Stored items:
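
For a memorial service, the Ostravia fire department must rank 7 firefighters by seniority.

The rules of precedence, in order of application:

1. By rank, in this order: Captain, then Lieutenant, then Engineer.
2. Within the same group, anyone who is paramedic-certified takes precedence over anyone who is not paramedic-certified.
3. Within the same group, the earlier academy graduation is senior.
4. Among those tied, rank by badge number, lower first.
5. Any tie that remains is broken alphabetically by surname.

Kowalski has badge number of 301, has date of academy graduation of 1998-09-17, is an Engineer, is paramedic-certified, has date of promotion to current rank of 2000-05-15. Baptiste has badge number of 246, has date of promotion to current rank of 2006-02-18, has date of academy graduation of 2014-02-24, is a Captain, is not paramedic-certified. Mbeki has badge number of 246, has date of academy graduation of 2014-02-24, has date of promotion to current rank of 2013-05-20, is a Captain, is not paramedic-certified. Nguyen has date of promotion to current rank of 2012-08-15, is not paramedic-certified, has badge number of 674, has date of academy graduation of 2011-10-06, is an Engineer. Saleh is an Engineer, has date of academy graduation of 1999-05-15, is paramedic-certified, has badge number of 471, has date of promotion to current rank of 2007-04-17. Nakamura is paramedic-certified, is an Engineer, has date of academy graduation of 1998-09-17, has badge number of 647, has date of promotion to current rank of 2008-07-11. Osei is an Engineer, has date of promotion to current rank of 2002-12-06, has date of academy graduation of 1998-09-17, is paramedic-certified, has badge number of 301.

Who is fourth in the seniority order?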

What the task asks.
Go through the data above and copy each line in which "certified" appears.

Solution to this exercise.
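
2. Within the same group, anyone who is paramedic-certified takes precedence over anyone who is not paramedic-certified.
Kowalski has badge number of 301, has date of academy graduation of 1998-09-17, is an Engineer, is paramedic-certified, has date of promotion to current rank of 2000-05-15. Baptiste has badge number of 246, has date of promotion to current rank of 2006-02-18, has date of academy graduation of 2014-02-24, is a Captain, is not paramedic-certified. Mbeki has badge number of 246, has date of academy graduation of 2014-02-24, has date of promotion to current rank of 2013-05-20, is a Captain, is not paramedic-certified. Nguyen has date of promotion to current rank of 2012-08-15, is not paramedic-certified, has badge number of 674, has date of academy graduation of 2011-10-06, is an Engineer. Saleh is an Engineer, has date of academy graduation of 1999-05-15, is paramedic-certified, has badge number of 471, has date of promotion to current rank of 2007-04-17. Nakamura is paramedic-certified, is an Engineer, has date of academy graduation of 1998-09-17, has badge number of 647, has date of promotion to current rank of 2008-07-11. Osei is an Engineer, has date of promotion to current rank of 2002-12-06, has date of academy graduation of 1998-09-17, is paramedic-certified, has badge number of 301.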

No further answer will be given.